§ Collected data
----------
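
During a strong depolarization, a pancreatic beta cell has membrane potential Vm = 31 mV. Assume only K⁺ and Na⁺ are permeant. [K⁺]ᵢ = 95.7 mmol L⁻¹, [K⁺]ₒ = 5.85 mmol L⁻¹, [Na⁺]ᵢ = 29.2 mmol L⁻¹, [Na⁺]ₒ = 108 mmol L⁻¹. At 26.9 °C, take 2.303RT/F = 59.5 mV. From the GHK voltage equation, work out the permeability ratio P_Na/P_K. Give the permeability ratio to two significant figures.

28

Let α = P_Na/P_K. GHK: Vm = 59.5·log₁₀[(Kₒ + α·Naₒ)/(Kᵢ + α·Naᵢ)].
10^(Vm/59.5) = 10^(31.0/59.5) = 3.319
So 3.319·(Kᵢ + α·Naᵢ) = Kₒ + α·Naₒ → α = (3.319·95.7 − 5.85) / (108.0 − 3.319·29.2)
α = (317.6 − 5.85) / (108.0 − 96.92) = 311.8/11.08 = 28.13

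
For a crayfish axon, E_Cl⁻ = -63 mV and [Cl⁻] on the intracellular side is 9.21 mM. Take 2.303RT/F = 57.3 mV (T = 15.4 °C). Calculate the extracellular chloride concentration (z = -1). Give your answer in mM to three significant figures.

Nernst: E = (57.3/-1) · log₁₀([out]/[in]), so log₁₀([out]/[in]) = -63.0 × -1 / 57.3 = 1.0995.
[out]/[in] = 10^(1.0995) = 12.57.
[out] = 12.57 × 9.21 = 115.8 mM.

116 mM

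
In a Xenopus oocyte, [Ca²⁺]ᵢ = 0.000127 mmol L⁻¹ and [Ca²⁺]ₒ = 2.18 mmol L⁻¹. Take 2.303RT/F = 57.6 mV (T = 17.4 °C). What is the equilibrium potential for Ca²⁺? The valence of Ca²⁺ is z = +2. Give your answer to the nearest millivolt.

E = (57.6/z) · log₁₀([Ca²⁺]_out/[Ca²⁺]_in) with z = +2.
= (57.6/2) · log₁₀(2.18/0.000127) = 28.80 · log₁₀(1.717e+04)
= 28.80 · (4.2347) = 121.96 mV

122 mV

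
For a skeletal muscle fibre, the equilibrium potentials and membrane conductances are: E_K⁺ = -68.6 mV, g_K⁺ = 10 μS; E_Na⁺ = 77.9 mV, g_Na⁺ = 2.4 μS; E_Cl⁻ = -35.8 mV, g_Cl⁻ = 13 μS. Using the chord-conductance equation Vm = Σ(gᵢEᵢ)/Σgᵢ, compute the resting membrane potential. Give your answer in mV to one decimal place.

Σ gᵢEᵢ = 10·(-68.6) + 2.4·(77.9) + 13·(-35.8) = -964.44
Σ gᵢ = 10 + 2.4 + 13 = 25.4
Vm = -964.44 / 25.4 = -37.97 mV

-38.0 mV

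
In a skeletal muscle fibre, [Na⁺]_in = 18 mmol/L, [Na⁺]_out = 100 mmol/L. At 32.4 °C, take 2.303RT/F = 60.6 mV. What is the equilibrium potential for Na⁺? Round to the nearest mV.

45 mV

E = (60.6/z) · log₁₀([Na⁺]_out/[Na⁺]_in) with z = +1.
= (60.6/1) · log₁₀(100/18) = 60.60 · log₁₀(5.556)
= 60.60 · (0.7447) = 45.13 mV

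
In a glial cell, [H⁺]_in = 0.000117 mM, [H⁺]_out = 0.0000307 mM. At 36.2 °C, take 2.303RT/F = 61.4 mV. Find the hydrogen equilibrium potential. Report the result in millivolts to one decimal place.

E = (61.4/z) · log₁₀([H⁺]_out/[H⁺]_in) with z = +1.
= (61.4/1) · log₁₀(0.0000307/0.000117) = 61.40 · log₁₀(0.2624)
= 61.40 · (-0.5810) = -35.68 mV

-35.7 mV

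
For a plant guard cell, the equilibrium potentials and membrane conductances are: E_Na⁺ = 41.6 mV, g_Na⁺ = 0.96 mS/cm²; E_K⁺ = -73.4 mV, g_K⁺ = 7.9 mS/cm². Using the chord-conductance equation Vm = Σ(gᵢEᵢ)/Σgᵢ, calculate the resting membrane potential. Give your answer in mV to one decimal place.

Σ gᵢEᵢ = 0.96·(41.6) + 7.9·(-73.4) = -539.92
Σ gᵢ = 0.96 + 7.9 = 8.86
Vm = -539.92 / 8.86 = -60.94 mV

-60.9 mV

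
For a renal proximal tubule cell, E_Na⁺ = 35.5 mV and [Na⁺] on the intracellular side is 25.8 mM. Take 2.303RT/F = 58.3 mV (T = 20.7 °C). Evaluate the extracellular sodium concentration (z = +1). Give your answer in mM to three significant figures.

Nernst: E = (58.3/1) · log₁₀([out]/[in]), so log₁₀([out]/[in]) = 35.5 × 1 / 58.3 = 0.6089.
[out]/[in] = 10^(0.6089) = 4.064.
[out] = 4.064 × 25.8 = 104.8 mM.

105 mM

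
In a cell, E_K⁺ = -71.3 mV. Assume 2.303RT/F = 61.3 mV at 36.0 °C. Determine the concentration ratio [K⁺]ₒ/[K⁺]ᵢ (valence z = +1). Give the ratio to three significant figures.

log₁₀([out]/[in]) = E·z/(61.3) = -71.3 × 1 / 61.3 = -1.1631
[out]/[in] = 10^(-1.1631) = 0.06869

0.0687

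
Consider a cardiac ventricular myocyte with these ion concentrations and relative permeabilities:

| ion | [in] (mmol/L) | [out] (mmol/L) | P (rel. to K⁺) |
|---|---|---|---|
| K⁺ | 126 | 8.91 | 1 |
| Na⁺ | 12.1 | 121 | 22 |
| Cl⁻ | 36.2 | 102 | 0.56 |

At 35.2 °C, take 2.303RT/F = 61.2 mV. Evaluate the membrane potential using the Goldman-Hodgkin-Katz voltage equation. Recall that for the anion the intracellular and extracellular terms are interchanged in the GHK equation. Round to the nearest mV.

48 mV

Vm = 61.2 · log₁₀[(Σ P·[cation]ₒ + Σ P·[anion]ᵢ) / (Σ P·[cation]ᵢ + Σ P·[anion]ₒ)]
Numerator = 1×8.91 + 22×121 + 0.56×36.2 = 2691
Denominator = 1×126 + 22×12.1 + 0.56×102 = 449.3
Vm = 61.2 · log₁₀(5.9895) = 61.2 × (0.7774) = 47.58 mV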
----------
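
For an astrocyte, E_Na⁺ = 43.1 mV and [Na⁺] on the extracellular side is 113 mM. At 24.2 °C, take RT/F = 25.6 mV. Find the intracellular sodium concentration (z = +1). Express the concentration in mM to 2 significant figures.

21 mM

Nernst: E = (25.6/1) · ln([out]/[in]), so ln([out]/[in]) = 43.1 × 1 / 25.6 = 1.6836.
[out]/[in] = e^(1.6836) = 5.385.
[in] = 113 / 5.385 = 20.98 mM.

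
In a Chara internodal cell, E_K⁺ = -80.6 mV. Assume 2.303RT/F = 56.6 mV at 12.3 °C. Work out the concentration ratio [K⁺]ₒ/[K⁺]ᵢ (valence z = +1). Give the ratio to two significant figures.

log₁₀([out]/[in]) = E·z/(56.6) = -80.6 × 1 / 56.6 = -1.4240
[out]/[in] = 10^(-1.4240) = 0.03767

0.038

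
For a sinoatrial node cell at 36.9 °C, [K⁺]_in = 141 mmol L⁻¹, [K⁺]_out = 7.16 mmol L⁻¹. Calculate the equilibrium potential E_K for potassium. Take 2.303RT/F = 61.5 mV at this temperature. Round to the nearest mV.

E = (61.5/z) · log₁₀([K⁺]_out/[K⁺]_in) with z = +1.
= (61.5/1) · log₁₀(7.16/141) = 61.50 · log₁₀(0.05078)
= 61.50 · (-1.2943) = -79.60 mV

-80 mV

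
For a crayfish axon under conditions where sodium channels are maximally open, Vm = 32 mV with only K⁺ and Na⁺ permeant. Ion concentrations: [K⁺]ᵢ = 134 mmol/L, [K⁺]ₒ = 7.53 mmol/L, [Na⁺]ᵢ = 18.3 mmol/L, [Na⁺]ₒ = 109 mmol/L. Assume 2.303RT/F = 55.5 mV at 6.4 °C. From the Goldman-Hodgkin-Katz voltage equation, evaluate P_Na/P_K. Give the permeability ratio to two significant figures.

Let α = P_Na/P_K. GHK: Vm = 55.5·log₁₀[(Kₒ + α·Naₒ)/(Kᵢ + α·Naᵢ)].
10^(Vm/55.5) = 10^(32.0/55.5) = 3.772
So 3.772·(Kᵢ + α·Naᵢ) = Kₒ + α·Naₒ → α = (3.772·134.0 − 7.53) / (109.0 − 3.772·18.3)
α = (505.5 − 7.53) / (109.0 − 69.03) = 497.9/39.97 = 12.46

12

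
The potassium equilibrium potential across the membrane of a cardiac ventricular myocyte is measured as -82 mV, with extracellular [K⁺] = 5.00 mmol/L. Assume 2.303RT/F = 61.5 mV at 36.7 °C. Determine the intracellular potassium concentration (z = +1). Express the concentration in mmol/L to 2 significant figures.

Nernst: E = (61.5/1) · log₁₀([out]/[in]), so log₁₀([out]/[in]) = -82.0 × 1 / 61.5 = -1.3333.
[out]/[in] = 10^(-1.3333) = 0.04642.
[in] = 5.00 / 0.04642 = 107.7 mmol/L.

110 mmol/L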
----------
Copy range, inclusive: the line holding "For a plant" to the line holding "126 | 8.91 | 1 |". Reproduce exactly those lines of the records above and no others.

§ Reply
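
For a plant guard cell, the equilibrium potentials and membrane conductances are: E_Na⁺ = 41.6 mV, g_Na⁺ = 0.96 mS/cm²; E_K⁺ = -73.4 mV, g_K⁺ = 7.9 mS/cm². Using the chord-conductance equation Vm = Σ(gᵢEᵢ)/Σgᵢ, calculate the resting membrane potential. Give your answer in mV to one decimal place.

Σ gᵢEᵢ = 0.96·(41.6) + 7.9·(-73.4) = -539.92
Σ gᵢ = 0.96 + 7.9 = 8.86
Vm = -539.92 / 8.86 = -60.94 mV

-60.9 mV

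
For a renal proximal tubule cell, E_Na⁺ = 35.5 mV and [Na⁺] on the intracellular side is 25.8 mM. Take 2.303RT/F = 58.3 mV (T = 20.7 °C). Evaluate the extracellular sodium concentration (z = +1). Give your answer in mM to three significant figures.

Nernst: E = (58.3/1) · log₁₀([out]/[in]), so log₁₀([out]/[in]) = 35.5 × 1 / 58.3 = 0.6089.
[out]/[in] = 10^(0.6089) = 4.064.
[out] = 4.064 × 25.8 = 104.8 mM.

105 mM

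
In a cell, E_K⁺ = -71.3 mV. Assume 2.303RT/F = 61.3 mV at 36.0 °C. Determine the concentration ratio [K⁺]ₒ/[K⁺]ᵢ (valence z = +1). Give the ratio to three significant figures.

log₁₀([out]/[in]) = E·z/(61.3) = -71.3 × 1 / 61.3 = -1.1631
[out]/[in] = 10^(-1.1631) = 0.06869

0.0687

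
Consider a cardiac ventricular myocyte with these ion concentrations and relative permeabilities:

| ion | [in] (mmol/L) | [out] (mmol/L) | P (rel. to K⁺) |
|---|---|---|---|
| K⁺ | 126 | 8.91 | 1 |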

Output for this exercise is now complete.